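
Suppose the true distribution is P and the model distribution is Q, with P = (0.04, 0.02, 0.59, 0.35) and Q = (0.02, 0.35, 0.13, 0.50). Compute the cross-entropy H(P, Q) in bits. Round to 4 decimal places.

H(P,Q) = −Σ p·log₂ q.
  −0.04·log₂(0.02) = 0.22575
  −0.02·log₂(0.35) = 0.03029
  −0.59·log₂(0.13) = 1.73662
  −0.35·log₂(0.50) = 0.35000
H(P,Q) = 2.3427 bits.

2.3427 bits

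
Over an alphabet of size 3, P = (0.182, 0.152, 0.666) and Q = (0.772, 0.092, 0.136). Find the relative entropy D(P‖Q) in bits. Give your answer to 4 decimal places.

D(P‖Q) = Σ p·log₂(p/q).
  0.182·log₂(0.182/0.772) = -0.37941
  0.152·log₂(0.152/0.092) = 0.11010
  0.666·log₂(0.666/0.136) = 1.52642
D(P‖Q) = 1.2571 bits.

1.2571 bits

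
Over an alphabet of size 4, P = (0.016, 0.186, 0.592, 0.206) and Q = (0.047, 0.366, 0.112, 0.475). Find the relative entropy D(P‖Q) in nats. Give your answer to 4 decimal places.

D(P‖Q) = Σ p·ln(p/q).
  0.016·ln(0.016/0.047) = -0.01724
  0.186·ln(0.186/0.366) = -0.12590
  0.592·ln(0.592/0.112) = 0.98568
  0.206·ln(0.206/0.475) = -0.17210
D(P‖Q) = 0.6704 nats.

0.6704 nats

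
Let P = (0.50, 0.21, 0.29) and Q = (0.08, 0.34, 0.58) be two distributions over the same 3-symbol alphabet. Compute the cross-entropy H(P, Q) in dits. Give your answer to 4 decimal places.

H(P,Q) = −Σ p·log₁₀ q.
  −0.50·log₁₀(0.08) = 0.54846
  −0.21·log₁₀(0.34) = 0.09839
  −0.29·log₁₀(0.58) = 0.06861
H(P,Q) = 0.7155 dits.

0.7155 dits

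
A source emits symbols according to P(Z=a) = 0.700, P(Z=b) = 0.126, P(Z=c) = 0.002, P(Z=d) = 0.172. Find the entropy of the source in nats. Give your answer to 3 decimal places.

0.826 nats

H(Z) = −Σ p·ln p.
  −(0.700)·ln(0.700) = 0.2497
  −(0.126)·ln(0.126) = 0.2610
  −(0.002)·ln(0.002) = 0.0124
  −(0.172)·ln(0.172) = 0.3028
Sum: 0.2497 + 0.2610 + 0.0124 + 0.3028 = 0.826 nats.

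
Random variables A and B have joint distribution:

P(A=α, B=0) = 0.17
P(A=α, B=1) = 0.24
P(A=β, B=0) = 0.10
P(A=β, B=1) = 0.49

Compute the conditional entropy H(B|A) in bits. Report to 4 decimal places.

Marginals: p(A) = (0.4100, 0.5900), p(B) = (0.2700, 0.7300).
H(B|A) = Σ p(A) · H(B|A=·).
  A=α: p=0.4100, H(B|A=α) = 0.9789
  A=β: p=0.5900, H(B|A=β) = 0.6565
Weighted sum = 0.7887 bits.

0.7887 bits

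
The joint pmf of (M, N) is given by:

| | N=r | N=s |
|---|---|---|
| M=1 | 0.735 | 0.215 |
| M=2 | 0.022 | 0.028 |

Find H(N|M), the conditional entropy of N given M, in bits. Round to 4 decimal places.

Marginals: p(M) = (0.9500, 0.0500), p(N) = (0.7570, 0.2430).
H(N|M) = Σ p(M) · H(N|M=·).
  M=1: p=0.9500, H(N|M=1) = 0.7715
  M=2: p=0.0500, H(N|M=2) = 0.9896
Weighted sum = 0.7824 bits.

0.7824 bits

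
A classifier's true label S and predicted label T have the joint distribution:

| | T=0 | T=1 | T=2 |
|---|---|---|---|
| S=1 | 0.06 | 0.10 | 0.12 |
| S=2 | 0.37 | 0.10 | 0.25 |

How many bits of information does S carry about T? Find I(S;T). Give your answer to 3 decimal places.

Marginals: p(S) = (0.2800, 0.7200), p(T) = (0.4300, 0.2000, 0.3700).
I(S;T) = Σ p(x,y)·log₂[p(x,y)/(p(x)p(y))].
  (1,0): 0.06·log₂(0.4983) = -0.0603
  (1,1): 0.10·log₂(1.7857) = 0.0837
  (1,2): 0.12·log₂(1.1583) = 0.0254
  (2,0): 0.37·log₂(1.1951) = 0.0951
  (2,1): 0.10·log₂(0.6944) = -0.0526
  (2,2): 0.25·log₂(0.9384) = -0.0229
Sum = 0.068 bits.

0.068 bits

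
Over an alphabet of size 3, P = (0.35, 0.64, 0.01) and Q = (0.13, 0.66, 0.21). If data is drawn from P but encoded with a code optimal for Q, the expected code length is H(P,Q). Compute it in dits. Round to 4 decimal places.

0.4324 dits

H(P,Q) = −Σ p·log₁₀ q.
  −0.35·log₁₀(0.13) = 0.31012
  −0.64·log₁₀(0.66) = 0.11549
  −0.01·log₁₀(0.21) = 0.00678
H(P,Q) = 0.4324 dits.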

━━━━━━━━━━━━━━━━

Task item –
Wherever a line holds the word "joint", copy that line out of the entries above.

Written solution –
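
Random variables A and B have joint distribution:
The joint pmf of (M, N) is given by:
A classifier's true label S and predicted label T have the joint distribution: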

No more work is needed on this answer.